■ ACTIVITY ■
A verbatim reproduction of all the entries is needed.

■ Stored items ■
###
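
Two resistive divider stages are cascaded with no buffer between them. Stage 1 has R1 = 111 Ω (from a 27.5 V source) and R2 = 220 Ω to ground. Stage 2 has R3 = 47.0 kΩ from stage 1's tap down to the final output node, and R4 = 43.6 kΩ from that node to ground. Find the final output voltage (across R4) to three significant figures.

Stage 2 presents R3+R4 = 90600 Ω as a load on stage 1's tap.
Stage 1's lower leg becomes R2‖(R3+R4) = 219.5 Ω, so V_mid = 27.5 × 219.5/330.5 = 18.26 V.
Stage 2 is itself unloaded: V_out = V_mid × R4/(R3+R4) = 18.26 × 43600/90600 = 8.79 V.

V_out ≈ 8.79 V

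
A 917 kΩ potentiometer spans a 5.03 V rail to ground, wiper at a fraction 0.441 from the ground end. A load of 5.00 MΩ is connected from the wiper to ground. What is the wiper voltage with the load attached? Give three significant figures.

The wiper splits the pot into (1−α)R = 512.6 kΩ above and αR = 404.4 kΩ below.
Lower section ‖ load = 374.1 kΩ.
V_wiper = 5.03 × 374.1/(512.6 + 374.1) = 2.12 V.

V ≈ 2.12 V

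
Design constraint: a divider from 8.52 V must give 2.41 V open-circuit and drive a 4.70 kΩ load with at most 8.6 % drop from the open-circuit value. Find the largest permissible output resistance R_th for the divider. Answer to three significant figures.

Loading drop = R_th/(R_th + R_L) ≤ 0.0860, so R_th ≤ R_L · ε/(1−ε) = 4.70 kΩ × 0.0860/0.9140 = 442 Ω.

R_th ≤ 442 Ω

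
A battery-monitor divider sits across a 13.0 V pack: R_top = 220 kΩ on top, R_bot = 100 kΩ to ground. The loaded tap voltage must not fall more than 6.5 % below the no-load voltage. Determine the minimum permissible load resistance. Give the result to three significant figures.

Output resistance R_th = R_top‖R_bot = (220 × 100)/320.0 = 68.75 kΩ.
The fractional drop is R_th/(R_th + R_L); requiring this ≤ 0.0650 gives R_L ≥ R_th(1/0.0650 − 1) = 68.75 × 14.38 = 989 kΩ.

R_L(min) ≈ 989 kΩ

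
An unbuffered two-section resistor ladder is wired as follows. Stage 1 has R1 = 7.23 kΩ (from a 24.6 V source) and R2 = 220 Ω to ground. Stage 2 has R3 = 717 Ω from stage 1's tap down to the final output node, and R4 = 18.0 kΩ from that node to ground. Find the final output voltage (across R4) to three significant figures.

V_out ≈ 0.691 V

Stage 2 presents R3+R4 = 18720 Ω as a load on stage 1's tap.
Stage 1's lower leg becomes R2‖(R3+R4) = 217.4 Ω, so V_mid = 24.6 × 217.4/7447 = 0.7182 V.
Stage 2 is itself unloaded: V_out = V_mid × R4/(R3+R4) = 0.7182 × 18000/18720 = 0.691 V.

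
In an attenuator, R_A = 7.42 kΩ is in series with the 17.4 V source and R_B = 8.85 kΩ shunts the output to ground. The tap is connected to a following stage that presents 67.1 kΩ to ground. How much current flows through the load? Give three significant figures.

I_L ≈ 0.133 mA

R_B‖R_L = 7.819 kΩ; V_out = 17.4 × 7.819/15.24 = 8.928 V.
I_L = V_out / R_L = 8.928 / 67.1 kΩ = 0.133 mA.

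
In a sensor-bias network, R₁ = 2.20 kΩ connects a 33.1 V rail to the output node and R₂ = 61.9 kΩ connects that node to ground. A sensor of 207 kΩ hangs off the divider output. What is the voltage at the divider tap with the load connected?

The load sits in parallel with R₂: R₂‖R_L = (61.9 × 207) / (61.9 + 207) = 47.65 kΩ.
V_out = 33.1 × 47.65 / (2.20 + 47.65) = 33.1 × 47.65/49.85 = 31.6 V.
(Unloaded it would have been 32.0 V.)

V_out ≈ 31.6 V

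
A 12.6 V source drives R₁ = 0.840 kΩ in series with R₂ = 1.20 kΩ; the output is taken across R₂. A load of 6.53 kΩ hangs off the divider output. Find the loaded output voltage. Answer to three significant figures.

V_out ≈ 6.89 V

The load sits in parallel with R₂: R₂‖R_L = (1200 × 6530) / (1200 + 6530) = 1014 Ω.
V_out = 12.6 × 1014 / (840 + 1014) = 12.6 × 1014/1854 = 6.89 V.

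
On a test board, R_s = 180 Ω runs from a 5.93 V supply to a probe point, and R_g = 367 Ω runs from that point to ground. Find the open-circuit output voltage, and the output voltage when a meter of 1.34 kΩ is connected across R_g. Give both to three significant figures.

Unloaded: 3.98 V; loaded: 3.65 V

Open-circuit: V = 5.93 × 367/(180 + 367) = 3.98 V.
With the load, R_g becomes R_g‖R_L = 288.1 Ω, so V = 5.93 × 288.1/468.1 = 3.65 V.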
###
■ WRITTEN ANSWER ■
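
Two resistive divider stages are cascaded with no buffer between them. Stage 1 has R1 = 111 Ω (from a 27.5 V source) and R2 = 220 Ω to ground. Stage 2 has R3 = 47.0 kΩ from stage 1's tap down to the final output node, and R4 = 43.6 kΩ from that node to ground. Find the final output voltage (across R4) to three significant figures.

Stage 2 presents R3+R4 = 90600 Ω as a load on stage 1's tap.
Stage 1's lower leg becomes R2‖(R3+R4) = 219.5 Ω, so V_mid = 27.5 × 219.5/330.5 = 18.26 V.
Stage 2 is itself unloaded: V_out = V_mid × R4/(R3+R4) = 18.26 × 43600/90600 = 8.79 V.

V_out ≈ 8.79 V

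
A 917 kΩ potentiometer spans a 5.03 V rail to ground, wiper at a fraction 0.441 from the ground end. A load of 5.00 MΩ is connected from the wiper to ground. What is the wiper voltage with the load attached? Give three significant figures.

The wiper splits the pot into (1−α)R = 512.6 kΩ above and αR = 404.4 kΩ below.
Lower section ‖ load = 374.1 kΩ.
V_wiper = 5.03 × 374.1/(512.6 + 374.1) = 2.12 V.

V ≈ 2.12 V

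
Design constraint: a divider from 8.52 V must give 2.41 V open-circuit and drive a 4.70 kΩ load with at most 8.6 % drop from the open-circuit value. Find the largest permissible output resistance R_th for the divider. Answer to three significant figures.

Loading drop = R_th/(R_th + R_L) ≤ 0.0860, so R_th ≤ R_L · ε/(1−ε) = 4.70 kΩ × 0.0860/0.9140 = 442 Ω.

R_th ≤ 442 Ω

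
A battery-monitor divider sits across a 13.0 V pack: R_top = 220 kΩ on top, R_bot = 100 kΩ to ground. The loaded tap voltage must not fall more than 6.5 % below the no-load voltage. Determine the minimum permissible load resistance. Give the result to three significant figures.

Output resistance R_th = R_top‖R_bot = (220 × 100)/320.0 = 68.75 kΩ.
The fractional drop is R_th/(R_th + R_L); requiring this ≤ 0.0650 gives R_L ≥ R_th(1/0.0650 − 1) = 68.75 × 14.38 = 989 kΩ.

R_L(min) ≈ 989 kΩ

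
An unbuffered two-section resistor ladder is wired as follows. Stage 1 has R1 = 7.23 kΩ (from a 24.6 V source) and R2 = 220 Ω to ground. Stage 2 has R3 = 717 Ω from stage 1's tap down to the final output node, and R4 = 18.0 kΩ from that node to ground. Find the final output voltage (across R4) to three significant figures.

V_out ≈ 0.691 V

Stage 2 presents R3+R4 = 18720 Ω as a load on stage 1's tap.
Stage 1's lower leg becomes R2‖(R3+R4) = 217.4 Ω, so V_mid = 24.6 × 217.4/7447 = 0.7182 V.
Stage 2 is itself unloaded: V_out = V_mid × R4/(R3+R4) = 0.7182 × 18000/18720 = 0.691 V.

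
In an attenuator, R_A = 7.42 kΩ is in series with the 17.4 V source and R_B = 8.85 kΩ shunts the output to ground. The tap is connected to a following stage that presents 67.1 kΩ to ground. How much current flows through the load? Give three significant figures.

I_L ≈ 0.133 mA

R_B‖R_L = 7.819 kΩ; V_out = 17.4 × 7.819/15.24 = 8.928 V.
I_L = V_out / R_L = 8.928 / 67.1 kΩ = 0.133 mA.

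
In a sensor-bias network, R₁ = 2.20 kΩ connects a 33.1 V rail to the output node and R₂ = 61.9 kΩ connects that node to ground. A sensor of 207 kΩ hangs off the divider output. What is the voltage at the divider tap with the load connected?

The load sits in parallel with R₂: R₂‖R_L = (61.9 × 207) / (61.9 + 207) = 47.65 kΩ.
V_out = 33.1 × 47.65 / (2.20 + 47.65) = 33.1 × 47.65/49.85 = 31.6 V.
(Unloaded it would have been 32.0 V.)

V_out ≈ 31.6 V

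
A 12.6 V source drives R₁ = 0.840 kΩ in series with R₂ = 1.20 kΩ; the output is taken across R₂. A load of 6.53 kΩ hangs off the divider output. Find the loaded output voltage. Answer to three significant figures.

V_out ≈ 6.89 V

The load sits in parallel with R₂: R₂‖R_L = (1200 × 6530) / (1200 + 6530) = 1014 Ω.
V_out = 12.6 × 1014 / (840 + 1014) = 12.6 × 1014/1854 = 6.89 V.

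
On a test board, R_s = 180 Ω runs from a 5.93 V supply to a probe point, and R_g = 367 Ω runs from that point to ground. Find the open-circuit output voltage, and the output voltage when a meter of 1.34 kΩ is connected across R_g. Give both to three significant figures.

Unloaded: 3.98 V; loaded: 3.65 V

Open-circuit: V = 5.93 × 367/(180 + 367) = 3.98 V.
With the load, R_g becomes R_g‖R_L = 288.1 Ω, so V = 5.93 × 288.1/468.1 = 3.65 V.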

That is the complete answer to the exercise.